» **EXERCISE DETAILS**
Could you return the data below exactly as it appears?

======== DATA SUPPLIED ========

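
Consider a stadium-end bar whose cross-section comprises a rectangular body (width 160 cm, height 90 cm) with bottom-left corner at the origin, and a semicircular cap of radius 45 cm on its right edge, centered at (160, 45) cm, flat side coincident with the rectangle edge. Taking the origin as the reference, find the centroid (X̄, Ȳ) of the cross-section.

X̄ = 97.93 cm, Ȳ = 45.00 cm

rectangular body: A = 160 × 90 = 14400.00, centroid at (80.00, 45.00).
semicircular end: A = ½π·45² = 3180.86, centroid at (179.10, 45.00).
ΣA = 17580.86 cm²
ΣAX̄ = (14400.00)(80.00) + (3180.86)(179.10) = 1721688.01 cm³
ΣAȲ = (14400.00)(45.00) + (3180.86)(45.00) = 791138.82 cm³
X̄ = 1721688.01 / 17580.86 = 97.93 cm
Ȳ = 791138.82 / 17580.86 = 45.00 cm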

========

» **ANSWER SPACE**
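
Consider a stadium-end bar whose cross-section comprises a rectangular body (width 160 cm, height 90 cm) with bottom-left corner at the origin, and a semicircular cap of radius 45 cm on its right edge, centered at (160, 45) cm, flat side coincident with the rectangle edge. Taking the origin as the reference, find the centroid (X̄, Ȳ) of the cross-section.

X̄ = 97.93 cm, Ȳ = 45.00 cm

rectangular body: A = 160 × 90 = 14400.00, centroid at (80.00, 45.00).
semicircular end: A = ½π·45² = 3180.86, centroid at (179.10, 45.00).
ΣA = 17580.86 cm²
ΣAX̄ = (14400.00)(80.00) + (3180.86)(179.10) = 1721688.01 cm³
ΣAȲ = (14400.00)(45.00) + (3180.86)(45.00) = 791138.82 cm³
X̄ = 1721688.01 / 17580.86 = 97.93 cm
Ȳ = 791138.82 / 17580.86 = 45.00 cm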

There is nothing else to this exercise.